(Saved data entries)
■ ■ ■ ■ ■
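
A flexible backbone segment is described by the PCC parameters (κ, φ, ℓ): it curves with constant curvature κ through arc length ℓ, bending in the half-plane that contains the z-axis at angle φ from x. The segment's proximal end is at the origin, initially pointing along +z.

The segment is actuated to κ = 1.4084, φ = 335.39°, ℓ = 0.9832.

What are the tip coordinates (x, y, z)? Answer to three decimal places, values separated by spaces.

θ = κ·ℓ = 1.4084 × 0.9832 = 1.38474 rad
ρ = (1 − cos θ)/κ = (1 − 0.18499)/1.4084 = 0.57868
z = sin θ / κ = 0.98274/1.4084 = 0.69777
x = ρ cos φ = 0.57868 × cos(335.39°) = 0.52612
y = ρ sin φ = 0.57868 × sin(335.39°) = -0.24099

0.526 -0.241 0.698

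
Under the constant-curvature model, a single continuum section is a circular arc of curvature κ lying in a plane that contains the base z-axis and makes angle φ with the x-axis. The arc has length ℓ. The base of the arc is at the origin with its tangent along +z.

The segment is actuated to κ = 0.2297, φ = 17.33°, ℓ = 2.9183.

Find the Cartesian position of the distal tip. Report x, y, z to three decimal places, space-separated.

0.899 0.281 2.705

θ = κ·ℓ = 0.2297 × 2.9183 = 0.67033 rad
ρ = (1 − cos θ)/κ = (1 − 0.78361)/0.2297 = 0.94204
z = sin θ / κ = 0.62125/0.2297 = 2.70460
x = ρ cos φ = 0.94204 × cos(17.33°) = 0.89927
y = ρ sin φ = 0.94204 × sin(17.33°) = 0.28061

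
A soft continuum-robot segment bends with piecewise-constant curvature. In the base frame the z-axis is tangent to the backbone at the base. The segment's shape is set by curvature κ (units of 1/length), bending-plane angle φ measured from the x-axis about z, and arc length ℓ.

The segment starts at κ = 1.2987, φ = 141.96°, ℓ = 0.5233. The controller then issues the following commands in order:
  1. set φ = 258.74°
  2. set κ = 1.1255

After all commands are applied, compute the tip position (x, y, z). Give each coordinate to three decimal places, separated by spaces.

-0.029 -0.147 0.494

initial: κ=1.2987, φ=141.96°, ℓ=0.5233
cmd 1: set φ=258.74° → (κ,φ,ℓ)=(1.2987,258.74°,0.5233) → tip=(-0.0334,-0.1678,0.4839)
cmd 2: set κ=1.1255 → (κ,φ,ℓ)=(1.1255,258.74°,0.5233) → tip=(-0.0292,-0.1468,0.4936)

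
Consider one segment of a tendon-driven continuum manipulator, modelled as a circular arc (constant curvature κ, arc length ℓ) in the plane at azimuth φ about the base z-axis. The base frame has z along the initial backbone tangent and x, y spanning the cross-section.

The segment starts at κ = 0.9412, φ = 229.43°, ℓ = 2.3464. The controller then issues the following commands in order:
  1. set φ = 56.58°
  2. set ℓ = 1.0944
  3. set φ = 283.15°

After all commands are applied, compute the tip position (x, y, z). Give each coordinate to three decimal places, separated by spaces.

initial: κ=0.9412, φ=229.43°, ℓ=2.3464
cmd 1: set φ=56.58° → (κ,φ,ℓ)=(0.9412,56.58°,2.3464) → tip=(0.9335,1.4147,0.8537)
cmd 2: set ℓ=1.0944 → (κ,φ,ℓ)=(0.9412,56.58°,1.0944) → tip=(0.2839,0.4303,0.9109)
cmd 3: set φ=283.15° → (κ,φ,ℓ)=(0.9412,283.15°,1.0944) → tip=(0.1173,-0.5020,0.9109)

0.117 -0.502 0.911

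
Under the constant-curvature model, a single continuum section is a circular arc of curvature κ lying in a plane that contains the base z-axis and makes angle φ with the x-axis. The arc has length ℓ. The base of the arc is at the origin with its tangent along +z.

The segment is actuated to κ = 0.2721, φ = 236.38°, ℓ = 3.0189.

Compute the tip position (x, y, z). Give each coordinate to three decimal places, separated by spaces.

-0.649 -0.976 2.691

θ = κ·ℓ = 0.2721 × 3.0189 = 0.82144 rad
ρ = (1 − cos θ)/κ = (1 − 0.68117)/0.2721 = 1.17175
z = sin θ / κ = 0.73213/0.2721 = 2.69066
x = ρ cos φ = 1.17175 × cos(236.38°) = -0.64878
y = ρ sin φ = 1.17175 × sin(236.38°) = -0.97575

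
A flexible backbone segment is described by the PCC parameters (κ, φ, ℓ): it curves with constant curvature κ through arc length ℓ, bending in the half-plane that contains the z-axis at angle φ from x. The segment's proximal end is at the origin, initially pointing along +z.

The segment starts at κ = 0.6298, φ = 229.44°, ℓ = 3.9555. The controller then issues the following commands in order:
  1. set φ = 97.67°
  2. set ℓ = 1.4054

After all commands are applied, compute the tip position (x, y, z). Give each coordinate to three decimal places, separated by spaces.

-0.078 0.577 1.229

initial: κ=0.6298, φ=229.44°, ℓ=3.9555
cmd 1: set φ=97.67° → (κ,φ,ℓ)=(0.6298,97.67°,3.9555) → tip=(-0.3806,2.8259,0.9614)
cmd 2: set ℓ=1.4054 → (κ,φ,ℓ)=(0.6298,97.67°,1.4054) → tip=(-0.0777,0.5772,1.2289)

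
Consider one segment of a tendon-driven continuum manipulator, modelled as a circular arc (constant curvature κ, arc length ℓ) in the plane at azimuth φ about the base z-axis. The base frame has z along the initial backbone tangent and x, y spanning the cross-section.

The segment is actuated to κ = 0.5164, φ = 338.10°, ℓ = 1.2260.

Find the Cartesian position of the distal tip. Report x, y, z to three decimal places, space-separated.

θ = κ·ℓ = 0.5164 × 1.2260 = 0.63311 rad
ρ = (1 − cos θ)/κ = (1 − 0.80619)/0.5164 = 0.37530
z = sin θ / κ = 0.59165/0.5164 = 1.14572
x = ρ cos φ = 0.37530 × cos(338.10°) = 0.34822
y = ρ sin φ = 0.37530 × sin(338.10°) = -0.13998

0.348 -0.140 1.146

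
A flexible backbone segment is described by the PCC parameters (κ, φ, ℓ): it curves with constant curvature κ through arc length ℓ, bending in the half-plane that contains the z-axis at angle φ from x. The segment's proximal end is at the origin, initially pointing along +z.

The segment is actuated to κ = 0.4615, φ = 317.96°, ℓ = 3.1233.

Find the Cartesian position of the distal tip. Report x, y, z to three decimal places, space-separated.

1.402 -1.264 2.149

θ = κ·ℓ = 0.4615 × 3.1233 = 1.44140 rad
ρ = (1 − cos θ)/κ = (1 − 0.12903)/0.4615 = 1.88725
z = sin θ / κ = 0.99164/0.4615 = 2.14873
x = ρ cos φ = 1.88725 × cos(317.96°) = 1.40162
y = ρ sin φ = 1.88725 × sin(317.96°) = -1.26380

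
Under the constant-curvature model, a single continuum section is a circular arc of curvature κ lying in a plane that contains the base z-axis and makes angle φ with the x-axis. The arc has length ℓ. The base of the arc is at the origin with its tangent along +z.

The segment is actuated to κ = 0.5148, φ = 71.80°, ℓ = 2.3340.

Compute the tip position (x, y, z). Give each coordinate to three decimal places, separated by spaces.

0.388 1.179 1.812

θ = κ·ℓ = 0.5148 × 2.3340 = 1.20154 rad
ρ = (1 − cos θ)/κ = (1 − 0.36092)/0.5148 = 1.24142
z = sin θ / κ = 0.93260/0.5148 = 1.81157
x = ρ cos φ = 1.24142 × cos(71.80°) = 0.38774
y = ρ sin φ = 1.24142 × sin(71.80°) = 1.17931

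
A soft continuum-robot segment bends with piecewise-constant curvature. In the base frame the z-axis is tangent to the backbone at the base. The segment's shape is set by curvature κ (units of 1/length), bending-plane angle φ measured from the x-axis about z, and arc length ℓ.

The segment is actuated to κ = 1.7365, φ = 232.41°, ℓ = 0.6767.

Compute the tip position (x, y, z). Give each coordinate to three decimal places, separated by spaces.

-0.216 -0.280 0.531

θ = κ·ℓ = 1.7365 × 0.6767 = 1.17509 rad
ρ = (1 − cos θ)/κ = (1 − 0.38546)/1.7365 = 0.35390
z = sin θ / κ = 0.92272/1.7365 = 0.53137
x = ρ cos φ = 0.35390 × cos(232.41°) = -0.21588
y = ρ sin φ = 0.35390 × sin(232.41°) = -0.28043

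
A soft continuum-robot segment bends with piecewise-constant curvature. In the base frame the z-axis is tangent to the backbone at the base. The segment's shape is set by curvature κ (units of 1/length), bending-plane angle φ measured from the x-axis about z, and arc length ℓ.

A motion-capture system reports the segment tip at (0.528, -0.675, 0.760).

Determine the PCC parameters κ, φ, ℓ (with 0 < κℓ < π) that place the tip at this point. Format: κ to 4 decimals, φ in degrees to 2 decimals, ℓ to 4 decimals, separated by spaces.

1.3064 308.03 1.2941

ρ = √(x²+y²) = √(0.528² + -0.675²) = 0.85698
φ = atan2(y, x) mod 360° = atan2(-0.675, 0.528) = 308.0333°
|p|² = ρ² + z² = 0.85698² + 0.760² = 1.31201
κ = 2ρ / |p|² = 2×0.85698 / 1.31201 = 1.30636
θ = 2·atan2(ρ, z) = 2·atan2(0.85698, 0.760) = 1.69060 rad
ℓ = θ/κ = 1.69060/1.30636 = 1.29413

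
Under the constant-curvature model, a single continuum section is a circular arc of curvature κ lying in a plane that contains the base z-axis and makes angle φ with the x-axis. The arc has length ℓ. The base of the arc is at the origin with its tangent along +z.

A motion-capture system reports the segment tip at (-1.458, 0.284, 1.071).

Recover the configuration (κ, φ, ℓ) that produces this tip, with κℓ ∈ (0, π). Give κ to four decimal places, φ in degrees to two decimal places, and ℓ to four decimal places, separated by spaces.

ρ = √(x²+y²) = √(-1.458² + 0.284²) = 1.48540
φ = atan2(y, x) mod 360° = atan2(0.284, -1.458) = 168.9775°
|p|² = ρ² + z² = 1.48540² + 1.071² = 3.35346
κ = 2ρ / |p|² = 2×1.48540 / 3.35346 = 0.88589
θ = 2·atan2(ρ, z) = 2·atan2(1.48540, 1.071) = 1.89221 rad
ℓ = θ/κ = 1.89221/0.88589 = 2.13593

0.8859 168.98 2.1359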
■ ■ ■ ■ ■
Please copy every line from the entries that includes the word "controller".

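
The segment starts at κ = 1.2987, φ = 141.96°, ℓ = 0.5233. The controller then issues the following commands in order:
The segment starts at κ = 0.9412, φ = 229.43°, ℓ = 2.3464. The controller then issues the following commands in order:
The segment starts at κ = 0.6298, φ = 229.44°, ℓ = 3.9555. The controller then issues the following commands in order: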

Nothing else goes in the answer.